BEGIN

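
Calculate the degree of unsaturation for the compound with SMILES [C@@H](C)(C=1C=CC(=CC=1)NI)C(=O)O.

Molecular formula from the SMILES: C9H10INO2.
DoU = (2C + 2 + N − H − X)/2 = (2·9 + 2 + 1 − 10 − 1)/2 = 10/2 = 5.
(Structurally: 1 ring(s) + 4 π bond(s) = 5.)

5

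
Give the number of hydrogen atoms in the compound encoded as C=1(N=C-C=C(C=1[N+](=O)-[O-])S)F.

3

Hydrogens are implicit in SMILES; fill each atom to its normal valence:
  3 × C (aromatic): no H
  2 × C (aromatic): 1 H each → 2
  1 × F: no H
  1 × N (aromatic): no H
  1 × N (charge +1): no H
  1 × O: no H
  1 × O (charge -1): no H
  1 × S: 1 H
  Total hydrogens = 3.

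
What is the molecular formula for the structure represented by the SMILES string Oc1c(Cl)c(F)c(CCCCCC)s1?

C10H14ClFOS

Heavy atoms from the SMILES: 10 C, 1 Cl, 1 F, 1 O, 1 S.
Implicit hydrogens by atom environment:
  5 × C: 2 H each → 10
  4 × C (aromatic): no H
  1 × C: 3 H
  1 × Cl: no H
  1 × F: no H
  1 × O: 1 H
  1 × S (aromatic): no H
  Total hydrogens = 14.
Molecular formula: C10H14ClFOS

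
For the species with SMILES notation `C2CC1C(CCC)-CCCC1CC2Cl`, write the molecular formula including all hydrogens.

Heavy atoms from the SMILES: 13 C, 1 Cl.
Implicit hydrogens by atom environment:
  8 × C: 2 H each → 16
  4 × C: 1 H each → 4
  1 × C: 3 H
  1 × Cl: no H
  Total hydrogens = 23.
Molecular formula: C13H23Cl

C13H23Cl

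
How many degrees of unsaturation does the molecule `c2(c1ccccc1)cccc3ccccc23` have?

Molecular formula from the SMILES: C16H12.
DoU = (2C + 2 + N − H − X)/2 = (2·16 + 2 + 0 − 12 − 0)/2 = 22/2 = 11.
(Structurally: 3 ring(s) + 8 π bond(s) = 11.)

11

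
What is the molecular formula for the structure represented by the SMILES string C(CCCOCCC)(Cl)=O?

Heavy atoms from the SMILES: 7 C, 1 Cl, 2 O.
Implicit hydrogens by atom environment:
  5 × C: 2 H each → 10
  2 × O: no H
  1 × C: 3 H
  1 × C: no H
  1 × Cl: no H
  Total hydrogens = 13.
Molecular formula: C7H13ClO2

C7H13ClO2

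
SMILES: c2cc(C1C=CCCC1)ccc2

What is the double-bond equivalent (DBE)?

6

Molecular formula from the SMILES: C12H14.
DoU = (2C + 2 + N − H − X)/2 = (2·12 + 2 + 0 − 14 − 0)/2 = 12/2 = 6.
(Structurally: 2 ring(s) + 4 π bond(s) = 6.)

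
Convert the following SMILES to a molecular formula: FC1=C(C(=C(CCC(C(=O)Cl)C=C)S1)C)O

C11H12ClFO2S

Heavy atoms from the SMILES: 11 C, 1 Cl, 1 F, 2 O, 1 S.
Implicit hydrogens by atom environment:
  4 × C (aromatic): no H
  3 × C: 2 H each → 6
  2 × C: 1 H each → 2
  1 × C: 3 H
  1 × C: no H
  1 × Cl: no H
  1 × F: no H
  1 × O: 1 H
  1 × O: no H
  1 × S (aromatic): no H
  Total hydrogens = 12.
Molecular formula: C11H12ClFO2S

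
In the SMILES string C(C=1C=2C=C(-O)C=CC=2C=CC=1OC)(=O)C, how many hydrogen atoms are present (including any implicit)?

Hydrogens are implicit in SMILES; fill each atom to its normal valence:
  5 × C (aromatic): 1 H each → 5
  5 × C (aromatic): no H
  2 × C: 3 H each → 6
  2 × O: no H
  1 × C: no H
  1 × O: 1 H
  Total hydrogens = 12.

12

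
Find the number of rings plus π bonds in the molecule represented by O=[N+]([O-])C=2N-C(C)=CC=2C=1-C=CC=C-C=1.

Molecular formula from the SMILES: C11H10N2O2.
DoU = (2C + 2 + N − H − X)/2 = (2·11 + 2 + 2 − 10 − 0)/2 = 16/2 = 8.
(Structurally: 2 ring(s) + 6 π bond(s) = 8.)

8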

END

→ **The problem**: So that nothing is lost, please reproduce each entry exactly as written.

→ **Solution for this exercise**:
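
Calculate the degree of unsaturation for the compound with SMILES [C@@H](C)(C=1C=CC(=CC=1)NI)C(=O)O.

Molecular formula from the SMILES: C9H10INO2.
DoU = (2C + 2 + N − H − X)/2 = (2·9 + 2 + 1 − 10 − 1)/2 = 10/2 = 5.
(Structurally: 1 ring(s) + 4 π bond(s) = 5.)

5

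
Give the number of hydrogen atoms in the compound encoded as C=1(N=C-C=C(C=1[N+](=O)-[O-])S)F.

3

Hydrogens are implicit in SMILES; fill each atom to its normal valence:
  3 × C (aromatic): no H
  2 × C (aromatic): 1 H each → 2
  1 × F: no H
  1 × N (aromatic): no H
  1 × N (charge +1): no H
  1 × O: no H
  1 × O (charge -1): no H
  1 × S: 1 H
  Total hydrogens = 3.

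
What is the molecular formula for the structure represented by the SMILES string Oc1c(Cl)c(F)c(CCCCCC)s1?

C10H14ClFOS

Heavy atoms from the SMILES: 10 C, 1 Cl, 1 F, 1 O, 1 S.
Implicit hydrogens by atom environment:
  5 × C: 2 H each → 10
  4 × C (aromatic): no H
  1 × C: 3 H
  1 × Cl: no H
  1 × F: no H
  1 × O: 1 H
  1 × S (aromatic): no H
  Total hydrogens = 14.
Molecular formula: C10H14ClFOS

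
For the species with SMILES notation `C2CC1C(CCC)-CCCC1CC2Cl`, write the molecular formula including all hydrogens.

Heavy atoms from the SMILES: 13 C, 1 Cl.
Implicit hydrogens by atom environment:
  8 × C: 2 H each → 16
  4 × C: 1 H each → 4
  1 × C: 3 H
  1 × Cl: no H
  Total hydrogens = 23.
Molecular formula: C13H23Cl

C13H23Cl

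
How many degrees of unsaturation does the molecule `c2(c1ccccc1)cccc3ccccc23` have?

Molecular formula from the SMILES: C16H12.
DoU = (2C + 2 + N − H − X)/2 = (2·16 + 2 + 0 − 12 − 0)/2 = 22/2 = 11.
(Structurally: 3 ring(s) + 8 π bond(s) = 11.)

11

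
What is the molecular formula for the structure represented by the SMILES string C(CCCOCCC)(Cl)=O?

Heavy atoms from the SMILES: 7 C, 1 Cl, 2 O.
Implicit hydrogens by atom environment:
  5 × C: 2 H each → 10
  2 × O: no H
  1 × C: 3 H
  1 × C: no H
  1 × Cl: no H
  Total hydrogens = 13.
Molecular formula: C7H13ClO2

C7H13ClO2

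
SMILES: c2cc(C1C=CCCC1)ccc2

What is the double-bond equivalent (DBE)?

6

Molecular formula from the SMILES: C12H14.
DoU = (2C + 2 + N − H − X)/2 = (2·12 + 2 + 0 − 14 − 0)/2 = 12/2 = 6.
(Structurally: 2 ring(s) + 4 π bond(s) = 6.)

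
Convert the following SMILES to a molecular formula: FC1=C(C(=C(CCC(C(=O)Cl)C=C)S1)C)O

C11H12ClFO2S

Heavy atoms from the SMILES: 11 C, 1 Cl, 1 F, 2 O, 1 S.
Implicit hydrogens by atom environment:
  4 × C (aromatic): no H
  3 × C: 2 H each → 6
  2 × C: 1 H each → 2
  1 × C: 3 H
  1 × C: no H
  1 × Cl: no H
  1 × F: no H
  1 × O: 1 H
  1 × O: no H
  1 × S (aromatic): no H
  Total hydrogens = 12.
Molecular formula: C11H12ClFO2S

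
In the SMILES string C(C=1C=2C=C(-O)C=CC=2C=CC=1OC)(=O)C, how many hydrogen atoms are present (including any implicit)?

Hydrogens are implicit in SMILES; fill each atom to its normal valence:
  5 × C (aromatic): 1 H each → 5
  5 × C (aromatic): no H
  2 × C: 3 H each → 6
  2 × O: no H
  1 × C: no H
  1 × O: 1 H
  Total hydrogens = 12.

12

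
Find the number of rings plus π bonds in the molecule represented by O=[N+]([O-])C=2N-C(C)=CC=2C=1-C=CC=C-C=1.

Molecular formula from the SMILES: C11H10N2O2.
DoU = (2C + 2 + N − H − X)/2 = (2·11 + 2 + 2 − 10 − 0)/2 = 16/2 = 8.
(Structurally: 2 ring(s) + 6 π bond(s) = 8.)

8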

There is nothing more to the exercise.